# The task
Your answer should be only the lines below from the one with "Simulate FIFO page replacement and" to the one with "Number of frames: 4", repeated exactly, ends included.

Data extracted from a collection
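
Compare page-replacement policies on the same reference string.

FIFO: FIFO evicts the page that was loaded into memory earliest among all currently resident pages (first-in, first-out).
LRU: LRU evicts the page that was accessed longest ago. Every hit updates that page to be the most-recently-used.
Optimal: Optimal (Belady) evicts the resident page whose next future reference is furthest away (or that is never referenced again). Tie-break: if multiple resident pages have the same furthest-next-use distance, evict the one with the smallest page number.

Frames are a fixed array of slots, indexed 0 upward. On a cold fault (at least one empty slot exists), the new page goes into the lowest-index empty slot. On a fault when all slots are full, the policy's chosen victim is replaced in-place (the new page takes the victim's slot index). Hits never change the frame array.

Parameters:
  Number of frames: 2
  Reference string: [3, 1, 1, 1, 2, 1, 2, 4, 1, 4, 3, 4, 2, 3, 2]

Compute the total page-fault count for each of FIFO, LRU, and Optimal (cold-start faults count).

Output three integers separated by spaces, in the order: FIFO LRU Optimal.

Answer: 9 8 6

Derivation:
--- FIFO ---
  step 0: ref 3 -> FAULT, frames=[3,-] (faults so far: 1)
  step 1: ref 1 -> FAULT, frames=[3,1] (faults so far: 2)
  step 2: ref 1 -> HIT, frames=[3,1] (faults so far: 2)
  step 3: ref 1 -> HIT, frames=[3,1] (faults so far: 2)
  step 4: ref 2 -> FAULT, evict 3, frames=[2,1] (faults so far: 3)
  step 5: ref 1 -> HIT, frames=[2,1] (faults so far: 3)
  step 6: ref 2 -> HIT, frames=[2,1] (faults so far: 3)
  step 7: ref 4 -> FAULT, evict 1, frames=[2,4] (faults so far: 4)
  step 8: ref 1 -> FAULT, evict 2, frames=[1,4] (faults so far: 5)
  step 9: ref 4 -> HIT, frames=[1,4] (faults so far: 5)
  step 10: ref 3 -> FAULT, evict 4, frames=[1,3] (faults so far: 6)
  step 11: ref 4 -> FAULT, evict 1, frames=[4,3] (faults so far: 7)
  step 12: ref 2 -> FAULT, evict 3, frames=[4,2] (faults so far: 8)
  step 13: ref 3 -> FAULT, evict 4, frames=[3,2] (faults so far: 9)
  step 14: ref 2 -> HIT, frames=[3,2] (faults so far: 9)
  FIFO total faults: 9
--- LRU ---
  step 0: ref 3 -> FAULT, frames=[3,-] (faults so far: 1)
  step 1: ref 1 -> FAULT, frames=[3,1] (faults so far: 2)
  step 2: ref 1 -> HIT, frames=[3,1] (faults so far: 2)
  step 3: ref 1 -> HIT, frames=[3,1] (faults so far: 2)
  step 4: ref 2 -> FAULT, evict 3, frames=[2,1] (faults so far: 3)
  step 5: ref 1 -> HIT, frames=[2,1] (faults so far: 3)
  step 6: ref 2 -> HIT, frames=[2,1] (faults so far: 3)
  step 7: ref 4 -> FAULT, evict 1, frames=[2,4] (faults so far: 4)
  step 8: ref 1 -> FAULT, evict 2, frames=[1,4] (faults so far: 5)
  step 9: ref 4 -> HIT, frames=[1,4] (faults so far: 5)
  step 10: ref 3 -> FAULT, evict 1, frames=[3,4] (faults so far: 6)
  step 11: ref 4 -> HIT, frames=[3,4] (faults so far: 6)
  step 12: ref 2 -> FAULT, evict 3, frames=[2,4] (faults so far: 7)
  step 13: ref 3 -> FAULT, evict 4, frames=[2,3] (faults so far: 8)
  step 14: ref 2 -> HIT, frames=[2,3] (faults so far: 8)
  LRU total faults: 8
--- Optimal ---
  step 0: ref 3 -> FAULT, frames=[3,-] (faults so far: 1)
  step 1: ref 1 -> FAULT, frames=[3,1] (faults so far: 2)
  step 2: ref 1 -> HIT, frames=[3,1] (faults so far: 2)
  step 3: ref 1 -> HIT, frames=[3,1] (faults so far: 2)
  step 4: ref 2 -> FAULT, evict 3, frames=[2,1] (faults so far: 3)
  step 5: ref 1 -> HIT, frames=[2,1] (faults so far: 3)
  step 6: ref 2 -> HIT, frames=[2,1] (faults so far: 3)
  step 7: ref 4 -> FAULT, evict 2, frames=[4,1] (faults so far: 4)
  step 8: ref 1 -> HIT, frames=[4,1] (faults so far: 4)
  step 9: ref 4 -> HIT, frames=[4,1] (faults so far: 4)
  step 10: ref 3 -> FAULT, evict 1, frames=[4,3] (faults so far: 5)
  step 11: ref 4 -> HIT, frames=[4,3] (faults so far: 5)
  step 12: ref 2 -> FAULT, evict 4, frames=[2,3] (faults so far: 6)
  step 13: ref 3 -> HIT, frames=[2,3] (faults so far: 6)
  step 14: ref 2 -> HIT, frames=[2,3] (faults so far: 6)
  Optimal total faults: 6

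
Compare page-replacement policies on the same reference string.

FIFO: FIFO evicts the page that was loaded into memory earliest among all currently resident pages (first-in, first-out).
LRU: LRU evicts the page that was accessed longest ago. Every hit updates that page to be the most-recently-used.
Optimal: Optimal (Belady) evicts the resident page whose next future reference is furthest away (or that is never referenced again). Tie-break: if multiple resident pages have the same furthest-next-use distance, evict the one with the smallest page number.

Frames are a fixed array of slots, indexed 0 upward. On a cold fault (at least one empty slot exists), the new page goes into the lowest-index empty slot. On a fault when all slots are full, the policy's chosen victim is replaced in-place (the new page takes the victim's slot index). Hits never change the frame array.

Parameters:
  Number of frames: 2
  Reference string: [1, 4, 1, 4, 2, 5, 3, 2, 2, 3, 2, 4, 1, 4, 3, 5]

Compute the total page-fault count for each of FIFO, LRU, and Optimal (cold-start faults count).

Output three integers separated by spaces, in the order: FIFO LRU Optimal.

Answer: 10 10 9

Derivation:
--- FIFO ---
  step 0: ref 1 -> FAULT, frames=[1,-] (faults so far: 1)
  step 1: ref 4 -> FAULT, frames=[1,4] (faults so far: 2)
  step 2: ref 1 -> HIT, frames=[1,4] (faults so far: 2)
  step 3: ref 4 -> HIT, frames=[1,4] (faults so far: 2)
  step 4: ref 2 -> FAULT, evict 1, frames=[2,4] (faults so far: 3)
  step 5: ref 5 -> FAULT, evict 4, frames=[2,5] (faults so far: 4)
  step 6: ref 3 -> FAULT, evict 2, frames=[3,5] (faults so far: 5)
  step 7: ref 2 -> FAULT, evict 5, frames=[3,2] (faults so far: 6)
  step 8: ref 2 -> HIT, frames=[3,2] (faults so far: 6)
  step 9: ref 3 -> HIT, frames=[3,2] (faults so far: 6)
  step 10: ref 2 -> HIT, frames=[3,2] (faults so far: 6)
  step 11: ref 4 -> FAULT, evict 3, frames=[4,2] (faults so far: 7)
  step 12: ref 1 -> FAULT, evict 2, frames=[4,1] (faults so far: 8)
  step 13: ref 4 -> HIT, frames=[4,1] (faults so far: 8)
  step 14: ref 3 -> FAULT, evict 4, frames=[3,1] (faults so far: 9)
  step 15: ref 5 -> FAULT, evict 1, frames=[3,5] (faults so far: 10)
  FIFO total faults: 10
--- LRU ---
  step 0: ref 1 -> FAULT, frames=[1,-] (faults so far: 1)
  step 1: ref 4 -> FAULT, frames=[1,4] (faults so far: 2)
  step 2: ref 1 -> HIT, frames=[1,4] (faults so far: 2)
  step 3: ref 4 -> HIT, frames=[1,4] (faults so far: 2)
  step 4: ref 2 -> FAULT, evict 1, frames=[2,4] (faults so far: 3)
  step 5: ref 5 -> FAULT, evict 4, frames=[2,5] (faults so far: 4)
  step 6: ref 3 -> FAULT, evict 2, frames=[3,5] (faults so far: 5)
  step 7: ref 2 -> FAULT, evict 5, frames=[3,2] (faults so far: 6)
  step 8: ref 2 -> HIT, frames=[3,2] (faults so far: 6)
  step 9: ref 3 -> HIT, frames=[3,2] (faults so far: 6)
  step 10: ref 2 -> HIT, frames=[3,2] (faults so far: 6)
  step 11: ref 4 -> FAULT, evict 3, frames=[4,2] (faults so far: 7)
  step 12: ref 1 -> FAULT, evict 2, frames=[4,1] (faults so far: 8)
  step 13: ref 4 -> HIT, frames=[4,1] (faults so far: 8)
  step 14: ref 3 -> FAULT, evict 1, frames=[4,3] (faults so far: 9)
  step 15: ref 5 -> FAULT, evict 4, frames=[5,3] (faults so far: 10)
  LRU total faults: 10
--- Optimal ---
  step 0: ref 1 -> FAULT, frames=[1,-] (faults so far: 1)
  step 1: ref 4 -> FAULT, frames=[1,4] (faults so far: 2)
  step 2: ref 1 -> HIT, frames=[1,4] (faults so far: 2)
  step 3: ref 4 -> HIT, frames=[1,4] (faults so far: 2)
  step 4: ref 2 -> FAULT, evict 1, frames=[2,4] (faults so far: 3)
  step 5: ref 5 -> FAULT, evict 4, frames=[2,5] (faults so far: 4)
  step 6: ref 3 -> FAULT, evict 5, frames=[2,3] (faults so far: 5)
  step 7: ref 2 -> HIT, frames=[2,3] (faults so far: 5)
  step 8: ref 2 -> HIT, frames=[2,3] (faults so far: 5)
  step 9: ref 3 -> HIT, frames=[2,3] (faults so far: 5)
  step 10: ref 2 -> HIT, frames=[2,3] (faults so far: 5)
  step 11: ref 4 -> FAULT, evict 2, frames=[4,3] (faults so far: 6)
  step 12: ref 1 -> FAULT, evict 3, frames=[4,1] (faults so far: 7)
  step 13: ref 4 -> HIT, frames=[4,1] (faults so far: 7)
  step 14: ref 3 -> FAULT, evict 1, frames=[4,3] (faults so far: 8)
  step 15: ref 5 -> FAULT, evict 3, frames=[4,5] (faults so far: 9)
  Optimal total faults: 9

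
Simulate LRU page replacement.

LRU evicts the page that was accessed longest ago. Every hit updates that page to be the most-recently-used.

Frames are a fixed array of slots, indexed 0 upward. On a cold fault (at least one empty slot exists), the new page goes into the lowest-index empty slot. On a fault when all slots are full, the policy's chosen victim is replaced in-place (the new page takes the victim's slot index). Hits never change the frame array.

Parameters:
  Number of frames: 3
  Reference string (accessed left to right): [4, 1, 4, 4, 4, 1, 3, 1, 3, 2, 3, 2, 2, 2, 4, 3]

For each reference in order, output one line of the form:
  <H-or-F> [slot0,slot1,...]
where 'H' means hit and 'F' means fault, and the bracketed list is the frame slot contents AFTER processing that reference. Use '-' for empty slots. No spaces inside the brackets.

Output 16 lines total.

F [4,-,-]
F [4,1,-]
H [4,1,-]
H [4,1,-]
H [4,1,-]
H [4,1,-]
F [4,1,3]
H [4,1,3]
H [4,1,3]
F [2,1,3]
H [2,1,3]
H [2,1,3]
H [2,1,3]
H [2,1,3]
F [2,4,3]
H [2,4,3]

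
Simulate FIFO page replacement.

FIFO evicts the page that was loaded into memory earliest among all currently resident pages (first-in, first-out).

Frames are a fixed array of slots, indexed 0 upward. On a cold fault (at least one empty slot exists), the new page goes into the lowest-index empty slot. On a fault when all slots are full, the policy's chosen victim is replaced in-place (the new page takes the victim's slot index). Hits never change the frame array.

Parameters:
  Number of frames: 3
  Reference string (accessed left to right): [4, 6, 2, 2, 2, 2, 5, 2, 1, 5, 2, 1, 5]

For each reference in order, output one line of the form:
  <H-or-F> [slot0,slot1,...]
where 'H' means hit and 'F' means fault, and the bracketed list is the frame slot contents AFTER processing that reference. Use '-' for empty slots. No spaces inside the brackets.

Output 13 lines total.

F [4,-,-]
F [4,6,-]
F [4,6,2]
H [4,6,2]
H [4,6,2]
H [4,6,2]
F [5,6,2]
H [5,6,2]
F [5,1,2]
H [5,1,2]
H [5,1,2]
H [5,1,2]
H [5,1,2]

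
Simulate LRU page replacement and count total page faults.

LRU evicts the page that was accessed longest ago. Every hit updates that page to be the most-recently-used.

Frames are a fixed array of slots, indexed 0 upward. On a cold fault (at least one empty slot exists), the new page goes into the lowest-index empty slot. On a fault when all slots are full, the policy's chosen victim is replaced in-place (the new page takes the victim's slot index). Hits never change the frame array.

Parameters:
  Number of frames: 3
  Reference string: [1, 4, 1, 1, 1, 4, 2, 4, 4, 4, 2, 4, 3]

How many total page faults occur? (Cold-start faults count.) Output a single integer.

Answer: 4

Derivation:
Step 0: ref 1 → FAULT, frames=[1,-,-]
Step 1: ref 4 → FAULT, frames=[1,4,-]
Step 2: ref 1 → HIT, frames=[1,4,-]
Step 3: ref 1 → HIT, frames=[1,4,-]
Step 4: ref 1 → HIT, frames=[1,4,-]
Step 5: ref 4 → HIT, frames=[1,4,-]
Step 6: ref 2 → FAULT, frames=[1,4,2]
Step 7: ref 4 → HIT, frames=[1,4,2]
Step 8: ref 4 → HIT, frames=[1,4,2]
Step 9: ref 4 → HIT, frames=[1,4,2]
Step 10: ref 2 → HIT, frames=[1,4,2]
Step 11: ref 4 → HIT, frames=[1,4,2]
Step 12: ref 3 → FAULT (evict 1), frames=[3,4,2]
Total faults: 4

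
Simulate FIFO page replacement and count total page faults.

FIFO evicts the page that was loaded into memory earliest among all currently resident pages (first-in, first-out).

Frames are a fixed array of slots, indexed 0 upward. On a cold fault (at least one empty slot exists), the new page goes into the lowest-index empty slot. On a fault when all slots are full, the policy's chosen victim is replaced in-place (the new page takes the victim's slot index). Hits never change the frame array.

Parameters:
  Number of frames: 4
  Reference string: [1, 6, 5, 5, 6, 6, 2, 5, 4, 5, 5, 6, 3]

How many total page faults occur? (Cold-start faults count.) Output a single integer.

Step 0: ref 1 → FAULT, frames=[1,-,-,-]
Step 1: ref 6 → FAULT, frames=[1,6,-,-]
Step 2: ref 5 → FAULT, frames=[1,6,5,-]
Step 3: ref 5 → HIT, frames=[1,6,5,-]
Step 4: ref 6 → HIT, frames=[1,6,5,-]
Step 5: ref 6 → HIT, frames=[1,6,5,-]
Step 6: ref 2 → FAULT, frames=[1,6,5,2]
Step 7: ref 5 → HIT, frames=[1,6,5,2]
Step 8: ref 4 → FAULT (evict 1), frames=[4,6,5,2]
Step 9: ref 5 → HIT, frames=[4,6,5,2]
Step 10: ref 5 → HIT, frames=[4,6,5,2]
Step 11: ref 6 → HIT, frames=[4,6,5,2]
Step 12: ref 3 → FAULT (evict 6), frames=[4,3,5,2]
Total faults: 6

Answer: 6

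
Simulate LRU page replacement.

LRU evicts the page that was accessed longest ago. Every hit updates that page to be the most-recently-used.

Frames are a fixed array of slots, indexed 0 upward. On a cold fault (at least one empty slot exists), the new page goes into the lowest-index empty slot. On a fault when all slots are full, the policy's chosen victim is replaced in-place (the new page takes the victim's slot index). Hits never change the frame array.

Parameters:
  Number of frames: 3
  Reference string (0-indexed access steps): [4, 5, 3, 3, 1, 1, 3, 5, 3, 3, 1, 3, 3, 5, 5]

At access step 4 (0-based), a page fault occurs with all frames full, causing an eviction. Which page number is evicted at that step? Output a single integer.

Step 0: ref 4 -> FAULT, frames=[4,-,-]
Step 1: ref 5 -> FAULT, frames=[4,5,-]
Step 2: ref 3 -> FAULT, frames=[4,5,3]
Step 3: ref 3 -> HIT, frames=[4,5,3]
Step 4: ref 1 -> FAULT, evict 4, frames=[1,5,3]
At step 4: evicted page 4

Answer: 4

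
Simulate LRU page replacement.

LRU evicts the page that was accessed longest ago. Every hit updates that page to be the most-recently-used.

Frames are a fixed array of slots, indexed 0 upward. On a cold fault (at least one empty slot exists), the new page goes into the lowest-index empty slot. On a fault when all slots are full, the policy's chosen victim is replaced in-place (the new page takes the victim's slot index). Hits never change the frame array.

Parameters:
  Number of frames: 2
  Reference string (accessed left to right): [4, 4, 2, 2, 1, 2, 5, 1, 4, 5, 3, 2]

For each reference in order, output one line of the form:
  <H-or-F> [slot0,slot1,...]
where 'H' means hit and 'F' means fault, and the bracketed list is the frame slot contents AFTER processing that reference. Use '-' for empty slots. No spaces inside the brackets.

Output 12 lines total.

F [4,-]
H [4,-]
F [4,2]
H [4,2]
F [1,2]
H [1,2]
F [5,2]
F [5,1]
F [4,1]
F [4,5]
F [3,5]
F [3,2]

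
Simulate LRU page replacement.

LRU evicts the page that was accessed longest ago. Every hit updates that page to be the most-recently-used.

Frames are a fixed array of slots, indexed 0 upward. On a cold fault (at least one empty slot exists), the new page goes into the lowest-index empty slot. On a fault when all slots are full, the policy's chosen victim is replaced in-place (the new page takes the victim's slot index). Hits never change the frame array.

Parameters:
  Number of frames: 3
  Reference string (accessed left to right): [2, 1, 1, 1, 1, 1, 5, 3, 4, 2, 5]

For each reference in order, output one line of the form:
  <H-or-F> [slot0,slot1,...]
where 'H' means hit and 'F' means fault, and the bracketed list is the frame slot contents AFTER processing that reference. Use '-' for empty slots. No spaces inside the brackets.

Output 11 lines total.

F [2,-,-]
F [2,1,-]
H [2,1,-]
H [2,1,-]
H [2,1,-]
H [2,1,-]
F [2,1,5]
F [3,1,5]
F [3,4,5]
F [3,4,2]
F [5,4,2]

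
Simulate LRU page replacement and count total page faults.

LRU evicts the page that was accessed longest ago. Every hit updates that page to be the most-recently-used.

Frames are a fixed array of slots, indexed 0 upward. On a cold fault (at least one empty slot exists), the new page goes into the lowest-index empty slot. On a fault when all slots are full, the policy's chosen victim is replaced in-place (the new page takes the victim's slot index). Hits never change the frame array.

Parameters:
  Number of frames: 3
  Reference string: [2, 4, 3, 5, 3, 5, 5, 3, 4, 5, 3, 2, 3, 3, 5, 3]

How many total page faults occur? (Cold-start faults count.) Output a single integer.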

# Task solution
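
Simulate FIFO page replacement and count total page faults.

FIFO evicts the page that was loaded into memory earliest among all currently resident pages (first-in, first-out).

Frames are a fixed array of slots, indexed 0 upward. On a cold fault (at least one empty slot exists), the new page goes into the lowest-index empty slot. On a fault when all slots are full, the policy's chosen victim is replaced in-place (the new page takes the victim's slot index). Hits never change the frame array.

Parameters:
  Number of frames: 4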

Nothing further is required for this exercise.